> **Task goal**:
After reading the lines below, count those that contain "Given" and give the count alone.

------------------------------------------------------------------------

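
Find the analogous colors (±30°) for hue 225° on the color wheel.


Base hue: 225°
Left analog: (225 - 30) mod 360 = 195°
Right analog: (225 + 30) mod 360 = 255°
Analogous hues = 195° and 255°


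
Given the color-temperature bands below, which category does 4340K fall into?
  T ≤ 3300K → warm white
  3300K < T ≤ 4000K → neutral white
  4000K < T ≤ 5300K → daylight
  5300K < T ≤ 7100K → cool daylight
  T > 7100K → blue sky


Temperature: 4340K
4000K < 4340K ≤ 5300K → daylight
Classification: daylight


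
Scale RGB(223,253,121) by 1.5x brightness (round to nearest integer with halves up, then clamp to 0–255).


Multiply each channel by 1.5, round half up, clamp to [0, 255]
R: 223×1.5 = 334.5 → round → 335 → clamp → 255
G: 253×1.5 = 379.5 → round → 380 → clamp → 255
B: 121×1.5 = 181.5 → round → 182
= RGB(255, 255, 182)


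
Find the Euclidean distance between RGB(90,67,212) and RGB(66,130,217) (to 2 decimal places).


d = √[(R₁-R₂)² + (G₁-G₂)² + (B₁-B₂)²]
d = √[(90-66)² + (67-130)² + (212-217)²]
d = √[576 + 3969 + 25]
d = √4570
d ≈ 67.60


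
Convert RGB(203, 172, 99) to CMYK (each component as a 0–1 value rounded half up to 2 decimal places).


R'=203/255≈0.7961, G'=172/255≈0.6745, B'=99/255≈0.3882
K = 1 - max(R',G',B') = 1 - 203/255 = 52/255 = 0.20392… → 0.20
(1-R'-K)/(1-K) simplifies to (max-R)/max with max = 203:
C = (203-203)/203 = 0/203 = 0 → 0.00
M = (203-172)/203 = 31/203 = 0.15270… → 0.15
Y = (203-99)/203 = 104/203 = 0.51231… → 0.51
= CMYK(0.00, 0.15, 0.51, 0.20)


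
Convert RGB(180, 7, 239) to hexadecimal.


R = 180 → B4 (hex)
G = 7 → 07 (hex)
B = 239 → EF (hex)
Hex = #B407EF


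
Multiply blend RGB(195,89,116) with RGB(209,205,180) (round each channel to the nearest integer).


Multiply: C = A×B/255, rounded to nearest integer
R: 195×209/255 = 40755/255 ≈ 159.824 → 160
G: 89×205/255 = 18245/255 ≈ 71.549 → 72
B: 116×180/255 = 20880/255 ≈ 81.882 → 82
= RGB(160, 72, 82)


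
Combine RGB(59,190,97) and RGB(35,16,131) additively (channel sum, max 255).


Additive: each channel = min(255, C₁+C₂)
R: 59+35 = 94 → 94
G: 190+16 = 206 → 206
B: 97+131 = 228 → 228
= RGB(94, 206, 228)


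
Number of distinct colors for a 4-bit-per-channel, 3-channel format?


Total bits = 4 bits/channel × 3 channels = 12 bits
Distinct colors = 2^12
= 4,096 colors


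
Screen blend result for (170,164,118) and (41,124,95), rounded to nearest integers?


Screen: C = 255 - (255-A)×(255-B)/255, rounded to nearest integer
R: 255 - (255-170)×(255-41)/255 = 255 - 18190/255 ≈ 255 - 71.333 = 183.667 → 184
G: 255 - (255-164)×(255-124)/255 = 255 - 11921/255 ≈ 255 - 46.749 = 208.251 → 208
B: 255 - (255-118)×(255-95)/255 = 255 - 21920/255 ≈ 255 - 85.961 = 169.039 → 169
= RGB(184, 208, 169)


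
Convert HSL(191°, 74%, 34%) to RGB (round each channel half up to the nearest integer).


H=191°, S=0.74, L=0.34
C = (1-|2L-1|)×S = (1-|-0.32|)×0.74 = 0.5032
H' = H/60 = 191/60 ≈ 3.1833; X = C×(1-|H' mod 2 - 1|) ≈ 0.4109
m = L - C/2 = 0.34 - 0.2516 = 0.0884
Sector ⌊H'⌋ = 3 → (R',G',B') = (0.0, ≈0.4109, 0.5032)
RGB = ((R'+m)×255, (G'+m)×255, (B'+m)×255) = (22.542, 127.3334, 150.858)
Round half up → RGB(23, 127, 151)


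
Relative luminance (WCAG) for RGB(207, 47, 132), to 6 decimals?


Linearize each channel (sRGB transfer function): c = v/255; c_lin = c/12.92 if c ≤ 0.04045, else ((c+0.055)/1.055)^2.4
  R: 207/255 ≈ 0.811765 > 0.04045 → ((0.811765+0.055)/1.055)^2.4 ≈ 0.623960
  G: 47/255 ≈ 0.184314 > 0.04045 → ((0.184314+0.055)/1.055)^2.4 ≈ 0.028426
  B: 132/255 ≈ 0.517647 > 0.04045 → ((0.517647+0.055)/1.055)^2.4 ≈ 0.230740
R_lin = 0.623960, G_lin = 0.028426, B_lin = 0.230740
L = 0.2126×R + 0.7152×G + 0.0722×B
L = 0.2126×0.623960 + 0.7152×0.028426 + 0.0722×0.230740
L ≈ 0.169644


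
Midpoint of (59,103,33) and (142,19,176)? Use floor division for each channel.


Midpoint: each channel = ⌊(C₁+C₂)/2⌋
R: ⌊(59+142)/2⌋ = 100
G: ⌊(103+19)/2⌋ = 61
B: ⌊(33+176)/2⌋ = 104
= RGB(100, 61, 104)


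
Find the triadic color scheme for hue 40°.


Triadic: equally spaced at 120° intervals
H1 = 40°
H2 = (40 + 120) mod 360 = 160°
H3 = (40 + 240) mod 360 = 280°
Triadic = 40°, 160°, 280°


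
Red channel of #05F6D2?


Color: #05F6D2
R = 05 = 5
G = F6 = 246
B = D2 = 210
Red = 5


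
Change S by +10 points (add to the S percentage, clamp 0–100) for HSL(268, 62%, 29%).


Original S = 62%
Adjustment = +10 percentage points
New S = 62 + (10) = 72
Clamp to [0, 100] → 72
= HSL(268°, 72%, 29%)


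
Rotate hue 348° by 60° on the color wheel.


New hue = (H + rotation) mod 360
New hue = (348 + 60) mod 360
= 408 mod 360
= 48°


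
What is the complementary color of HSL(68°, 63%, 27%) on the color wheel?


Complement = opposite side of color wheel = hue + 180°
H' = (68 + 180) mod 360 = 248°
S and L unchanged.
= HSL(248°, 63%, 27%)


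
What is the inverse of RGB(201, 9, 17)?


Invert: (255-R, 255-G, 255-B)
R: 255-201 = 54
G: 255-9 = 246
B: 255-17 = 238
= RGB(54, 246, 238)


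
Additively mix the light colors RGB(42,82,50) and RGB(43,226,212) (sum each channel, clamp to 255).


Additive: each channel = min(255, C₁+C₂)
R: 42+43 = 85 → 85
G: 82+226 = 308 → 255
B: 50+212 = 262 → 255
= RGB(85, 255, 255)


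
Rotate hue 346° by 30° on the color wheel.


New hue = (H + rotation) mod 360
New hue = (346 + 30) mod 360
= 376 mod 360
= 16°


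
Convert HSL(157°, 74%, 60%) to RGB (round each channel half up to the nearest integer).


H=157°, S=0.74, L=0.60
C = (1-|2L-1|)×S = (1-|0.20|)×0.74 = 0.592
H' = H/60 = 157/60 ≈ 2.6167; X = C×(1-|H' mod 2 - 1|) ≈ 0.3651
m = L - C/2 = 0.60 - 0.296 = 0.304
Sector ⌊H'⌋ = 2 → (R',G',B') = (0.0, 0.592, ≈0.3651)
RGB = ((R'+m)×255, (G'+m)×255, (B'+m)×255) = (77.52, 228.48, 170.612)
Round half up → RGB(78, 228, 171)


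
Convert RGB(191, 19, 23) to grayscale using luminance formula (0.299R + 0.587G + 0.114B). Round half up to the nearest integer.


Gray = 0.299×R + 0.587×G + 0.114×B
Gray = 0.299×191 + 0.587×19 + 0.114×23
Gray = 57.109 + 11.153 + 2.622
Gray = 70.884 → round half up → 71
Gray = 71


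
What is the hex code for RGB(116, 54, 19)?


R = 116 → 74 (hex)
G = 54 → 36 (hex)
B = 19 → 13 (hex)
Hex = #743613


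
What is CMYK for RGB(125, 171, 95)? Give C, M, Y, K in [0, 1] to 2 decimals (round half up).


R'=125/255≈0.4902, G'=171/255≈0.6706, B'=95/255≈0.3725
K = 1 - max(R',G',B') = 1 - 171/255 = 84/255 = 0.32941… → 0.33
(1-R'-K)/(1-K) simplifies to (max-R)/max with max = 171:
C = (171-125)/171 = 46/171 = 0.26900… → 0.27
M = (171-171)/171 = 0/171 = 0 → 0.00
Y = (171-95)/171 = 76/171 = 0.44444… → 0.44
= CMYK(0.27, 0.00, 0.44, 0.33)


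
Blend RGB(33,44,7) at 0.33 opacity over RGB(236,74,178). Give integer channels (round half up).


C = α×F + (1-α)×B, with 1-α = 0.67
R: 0.33×33 + 0.67×236 = 10.89 + 158.12 = 169.01 → 169
G: 0.33×44 + 0.67×74 = 14.52 + 49.58 = 64.10 → 64
B: 0.33×7 + 0.67×178 = 2.31 + 119.26 = 121.57 → 122
= RGB(169, 64, 122)


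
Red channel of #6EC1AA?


Color: #6EC1AA
R = 6E = 110
G = C1 = 193
B = AA = 170
Red = 110


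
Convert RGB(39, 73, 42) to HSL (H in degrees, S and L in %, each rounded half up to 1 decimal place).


Normalize: R'=39/255≈0.1529, G'=73/255≈0.2863, B'=42/255≈0.1647
Max=73/255, Min=39/255, Δ=Max-Min=34/255
L = (Max+Min)/2 = (73+39)/510 = 112/510 = 0.21960… → L = 22.0%
L ≤ 0.5 → S = Δ/(Max+Min) = 34/(73+39) = 34/112 = 0.30357… → S = 30.4%
(the 1/255 factors cancel in S and H, so raw channel differences can be used)
Max is G' → H = 60 × ((B-R)/Δ + 2) = 60 × ((42-39)/34 + 2)
  3/34 + 2 = 0.0882… + 2 = 2.0882…
  H = 60 × 2.0882… = 125.294…° → H = 125.3°
= HSL(125.3°, 30.4%, 22.0%)


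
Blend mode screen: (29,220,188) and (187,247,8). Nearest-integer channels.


Screen: C = 255 - (255-A)×(255-B)/255, rounded to nearest integer
R: 255 - (255-29)×(255-187)/255 = 255 - 15368/255 ≈ 255 - 60.267 = 194.733 → 195
G: 255 - (255-220)×(255-247)/255 = 255 - 280/255 ≈ 255 - 1.098 = 253.902 → 254
B: 255 - (255-188)×(255-8)/255 = 255 - 16549/255 ≈ 255 - 64.898 = 190.102 → 190
= RGB(195, 254, 190)


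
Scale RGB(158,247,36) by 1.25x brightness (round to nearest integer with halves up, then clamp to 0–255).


Multiply each channel by 1.25, round half up, clamp to [0, 255]
R: 158×1.25 = 197.5 → round → 198
G: 247×1.25 = 308.75 → round → 309 → clamp → 255
B: 36×1.25 = 45
= RGB(198, 255, 45)


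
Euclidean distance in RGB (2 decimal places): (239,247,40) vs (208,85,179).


d = √[(R₁-R₂)² + (G₁-G₂)² + (B₁-B₂)²]
d = √[(239-208)² + (247-85)² + (40-179)²]
d = √[961 + 26244 + 19321]
d = √46526
d ≈ 215.70


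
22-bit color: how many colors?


Colors = 2^bits = 2^22
= 4,194,304 colors


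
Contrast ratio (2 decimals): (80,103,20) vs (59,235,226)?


Linearize each sRGB channel c=v/255: c/12.92 if c ≤ 0.04045 else ((c+0.055)/1.055)^2.4
L = 0.2126×R_lin + 0.7152×G_lin + 0.0722×B_lin
Color 1 (80,103,20):
  R=80: 80/255≈0.3137 > 0.04045 → ((0.3137+0.055)/1.055)^2.4 ≈ 0.08022
  G=103: 103/255≈0.4039 > 0.04045 → ((0.4039+0.055)/1.055)^2.4 ≈ 0.13563
  B=20: 20/255≈0.0784 > 0.04045 → ((0.0784+0.055)/1.055)^2.4 ≈ 0.00700
  L1 = 0.2126×0.08022 + 0.7152×0.13563 + 0.0722×0.00700 ≈ 0.11456
Color 2 (59,235,226):
  R=59: 59/255≈0.2314 > 0.04045 → ((0.2314+0.055)/1.055)^2.4 ≈ 0.04374
  G=235: 235/255≈0.9216 > 0.04045 → ((0.9216+0.055)/1.055)^2.4 ≈ 0.83077
  B=226: 226/255≈0.8863 > 0.04045 → ((0.8863+0.055)/1.055)^2.4 ≈ 0.76052
  L2 = 0.2126×0.04374 + 0.7152×0.83077 + 0.0722×0.76052 ≈ 0.65837
Lighter = 0.65837, Darker = 0.11456
Ratio = (L_lighter + 0.05) / (L_darker + 0.05)
Ratio = (0.65837 + 0.05) / (0.11456 + 0.05) = 0.70837 / 0.16456 ≈ 4.3045
Ratio ≈ 4.30:1


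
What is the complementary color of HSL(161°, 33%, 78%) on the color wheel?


Complement = opposite side of color wheel = hue + 180°
H' = (161 + 180) mod 360 = 341°
S and L unchanged.
= HSL(341°, 33%, 78%)


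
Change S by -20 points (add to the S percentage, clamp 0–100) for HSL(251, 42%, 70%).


Original S = 42%
Adjustment = -20 percentage points
New S = 42 + (-20) = 22
Clamp to [0, 100] → 22
= HSL(251°, 22%, 70%)


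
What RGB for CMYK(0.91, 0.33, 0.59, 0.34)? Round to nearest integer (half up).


R = 255 × (1-C) × (1-K) = 255 × 0.09 × 0.66 = 15.147 → 15
G = 255 × (1-M) × (1-K) = 255 × 0.67 × 0.66 = 112.761 → 113
B = 255 × (1-Y) × (1-K) = 255 × 0.41 × 0.66 = 69.003 → 69
= RGB(15, 113, 69)


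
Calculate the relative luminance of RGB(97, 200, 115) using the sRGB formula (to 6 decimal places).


Linearize each channel (sRGB transfer function): c = v/255; c_lin = c/12.92 if c ≤ 0.04045, else ((c+0.055)/1.055)^2.4
  R: 97/255 ≈ 0.380392 > 0.04045 → ((0.380392+0.055)/1.055)^2.4 ≈ 0.119538
  G: 200/255 ≈ 0.784314 > 0.04045 → ((0.784314+0.055)/1.055)^2.4 ≈ 0.577580
  B: 115/255 ≈ 0.450980 > 0.04045 → ((0.450980+0.055)/1.055)^2.4 ≈ 0.171441
R_lin = 0.119538, G_lin = 0.577580, B_lin = 0.171441
L = 0.2126×R + 0.7152×G + 0.0722×B
L = 0.2126×0.119538 + 0.7152×0.577580 + 0.0722×0.171441
L ≈ 0.450877


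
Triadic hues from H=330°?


Triadic: equally spaced at 120° intervals
H1 = 330°
H2 = (330 + 120) mod 360 = 90°
H3 = (330 + 240) mod 360 = 210°
Triadic = 330°, 90°, 210°


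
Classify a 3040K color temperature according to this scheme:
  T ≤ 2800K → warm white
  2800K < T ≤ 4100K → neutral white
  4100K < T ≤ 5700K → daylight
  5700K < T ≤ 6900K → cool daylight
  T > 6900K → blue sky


Temperature: 3040K
2800K < 3040K ≤ 4100K → neutral white
Classification: neutral white


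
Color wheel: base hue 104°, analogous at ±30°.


Base hue: 104°
Left analog: (104 - 30) mod 360 = 74°
Right analog: (104 + 30) mod 360 = 134°
Analogous hues = 74° and 134°


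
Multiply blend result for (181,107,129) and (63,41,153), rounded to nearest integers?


Multiply: C = A×B/255, rounded to nearest integer
R: 181×63/255 = 11403/255 ≈ 44.718 → 45
G: 107×41/255 = 4387/255 ≈ 17.204 → 17
B: 129×153/255 = 19737/255 ≈ 77.400 → 77
= RGB(45, 17, 77)


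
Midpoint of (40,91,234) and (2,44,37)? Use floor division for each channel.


Midpoint: each channel = ⌊(C₁+C₂)/2⌋
R: ⌊(40+2)/2⌋ = 21
G: ⌊(91+44)/2⌋ = 67
B: ⌊(234+37)/2⌋ = 135
= RGB(21, 67, 135)


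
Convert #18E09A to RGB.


18 → 24 (R)
E0 → 224 (G)
9A → 154 (B)
= RGB(24, 224, 154)


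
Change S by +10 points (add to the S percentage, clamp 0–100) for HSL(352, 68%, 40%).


Original S = 68%
Adjustment = +10 percentage points
New S = 68 + (10) = 78
Clamp to [0, 100] → 78
= HSL(352°, 78%, 40%)


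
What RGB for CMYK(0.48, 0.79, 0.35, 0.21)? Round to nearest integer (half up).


R = 255 × (1-C) × (1-K) = 255 × 0.52 × 0.79 = 104.754 → 105
G = 255 × (1-M) × (1-K) = 255 × 0.21 × 0.79 = 42.3045 → 42
B = 255 × (1-Y) × (1-K) = 255 × 0.65 × 0.79 = 130.9425 → 131
= RGB(105, 42, 131)


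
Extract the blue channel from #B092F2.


Color: #B092F2
R = B0 = 176
G = 92 = 146
B = F2 = 242
Blue = 242


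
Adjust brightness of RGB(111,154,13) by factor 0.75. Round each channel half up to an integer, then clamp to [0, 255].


Multiply each channel by 0.75, round half up, clamp to [0, 255]
R: 111×0.75 = 83.25 → round → 83
G: 154×0.75 = 115.5 → round → 116
B: 13×0.75 = 9.75 → round → 10
= RGB(83, 116, 10)


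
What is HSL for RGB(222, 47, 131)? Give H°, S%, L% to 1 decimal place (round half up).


Normalize: R'=222/255≈0.8706, G'=47/255≈0.1843, B'=131/255≈0.5137
Max=222/255, Min=47/255, Δ=Max-Min=175/255
L = (Max+Min)/2 = (222+47)/510 = 269/510 = 0.52745… → L = 52.7%
L > 0.5 → S = Δ/(2-Max-Min) = 175/(510-222-47) = 175/241 = 0.72614… → S = 72.6%
(the 1/255 factors cancel in S and H, so raw channel differences can be used)
Max is R' → H = 60 × (((G-B)/Δ) mod 6) = 60 × (((47-131)/175) mod 6)
  (-84)/175 = -0.48; negative, so add 6 → 5.52
  H = 60 × 5.52 = 331.2° → H = 331.2°
= HSL(331.2°, 72.6%, 52.7%)


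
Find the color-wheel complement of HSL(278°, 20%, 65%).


Complement = opposite side of color wheel = hue + 180°
H' = (278 + 180) mod 360 = 98°
S and L unchanged.
= HSL(98°, 20%, 65%)


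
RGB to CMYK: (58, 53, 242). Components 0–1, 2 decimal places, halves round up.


R'=58/255≈0.2275, G'=53/255≈0.2078, B'=242/255≈0.9490
K = 1 - max(R',G',B') = 1 - 242/255 = 13/255 = 0.05098… → 0.05
(1-R'-K)/(1-K) simplifies to (max-R)/max with max = 242:
C = (242-58)/242 = 184/242 = 0.76033… → 0.76
M = (242-53)/242 = 189/242 = 0.78099… → 0.78
Y = (242-242)/242 = 0/242 = 0 → 0.00
= CMYK(0.76, 0.78, 0.00, 0.05)


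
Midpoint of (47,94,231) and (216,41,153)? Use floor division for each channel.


Midpoint: each channel = ⌊(C₁+C₂)/2⌋
R: ⌊(47+216)/2⌋ = 131
G: ⌊(94+41)/2⌋ = 67
B: ⌊(231+153)/2⌋ = 192
= RGB(131, 67, 192)


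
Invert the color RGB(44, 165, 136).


Invert: (255-R, 255-G, 255-B)
R: 255-44 = 211
G: 255-165 = 90
B: 255-136 = 119
= RGB(211, 90, 119)


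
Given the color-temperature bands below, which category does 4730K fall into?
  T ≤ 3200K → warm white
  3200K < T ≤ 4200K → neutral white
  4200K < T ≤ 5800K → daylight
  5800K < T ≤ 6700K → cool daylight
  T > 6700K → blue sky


Temperature: 4730K
4200K < 4730K ≤ 5800K → daylight
Classification: daylight


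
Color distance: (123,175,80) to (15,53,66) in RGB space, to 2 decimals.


d = √[(R₁-R₂)² + (G₁-G₂)² + (B₁-B₂)²]
d = √[(123-15)² + (175-53)² + (80-66)²]
d = √[11664 + 14884 + 196]
d = √26744
d ≈ 163.54


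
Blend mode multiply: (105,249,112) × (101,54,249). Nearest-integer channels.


Multiply: C = A×B/255, rounded to nearest integer
R: 105×101/255 = 10605/255 ≈ 41.588 → 42
G: 249×54/255 = 13446/255 ≈ 52.729 → 53
B: 112×249/255 = 27888/255 ≈ 109.365 → 109
= RGB(42, 53, 109)


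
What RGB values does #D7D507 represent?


D7 → 215 (R)
D5 → 213 (G)
07 → 7 (B)
= RGB(215, 213, 7)


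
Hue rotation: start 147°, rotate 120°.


New hue = (H + rotation) mod 360
New hue = (147 + 120) mod 360
= 267 mod 360
= 267°


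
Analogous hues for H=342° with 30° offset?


Base hue: 342°
Left analog: (342 - 30) mod 360 = 312°
Right analog: (342 + 30) mod 360 = 12°
Analogous hues = 312° and 12°


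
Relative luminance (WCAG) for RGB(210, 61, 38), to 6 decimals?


Linearize each channel (sRGB transfer function): c = v/255; c_lin = c/12.92 if c ≤ 0.04045, else ((c+0.055)/1.055)^2.4
  R: 210/255 ≈ 0.823529 > 0.04045 → ((0.823529+0.055)/1.055)^2.4 ≈ 0.644480
  G: 61/255 ≈ 0.239216 > 0.04045 → ((0.239216+0.055)/1.055)^2.4 ≈ 0.046665
  B: 38/255 ≈ 0.149020 > 0.04045 → ((0.149020+0.055)/1.055)^2.4 ≈ 0.019382
R_lin = 0.644480, G_lin = 0.046665, B_lin = 0.019382
L = 0.2126×R + 0.7152×G + 0.0722×B
L = 0.2126×0.644480 + 0.7152×0.046665 + 0.0722×0.019382
L ≈ 0.171791


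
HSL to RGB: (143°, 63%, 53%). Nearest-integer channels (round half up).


H=143°, S=0.63, L=0.53
C = (1-|2L-1|)×S = (1-|0.06|)×0.63 = 0.5922
H' = H/60 = 143/60 ≈ 2.3833; X = C×(1-|H' mod 2 - 1|) = 0.22701
m = L - C/2 = 0.53 - 0.2961 = 0.2339
Sector ⌊H'⌋ = 2 → (R',G',B') = (0.0, 0.5922, 0.22701)
RGB = ((R'+m)×255, (G'+m)×255, (B'+m)×255) = (59.6445, 210.6555, 117.53205)
Round half up → RGB(60, 211, 118)


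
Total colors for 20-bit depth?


Colors = 2^bits = 2^20
= 1,048,576 colors


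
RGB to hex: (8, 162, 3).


R = 8 → 08 (hex)
G = 162 → A2 (hex)
B = 3 → 03 (hex)
Hex = #08A203


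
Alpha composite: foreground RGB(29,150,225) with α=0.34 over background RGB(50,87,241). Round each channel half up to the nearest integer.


C = α×F + (1-α)×B, with 1-α = 0.66
R: 0.34×29 + 0.66×50 = 9.86 + 33.00 = 42.86 → 43
G: 0.34×150 + 0.66×87 = 51.00 + 57.42 = 108.42 → 108
B: 0.34×225 + 0.66×241 = 76.50 + 159.06 = 235.56 → 236
= RGB(43, 108, 236)


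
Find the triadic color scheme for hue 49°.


Triadic: equally spaced at 120° intervals
H1 = 49°
H2 = (49 + 120) mod 360 = 169°
H3 = (49 + 240) mod 360 = 289°
Triadic = 49°, 169°, 289°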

------------------------------------------------------------------------

> **Reply to the task**:
2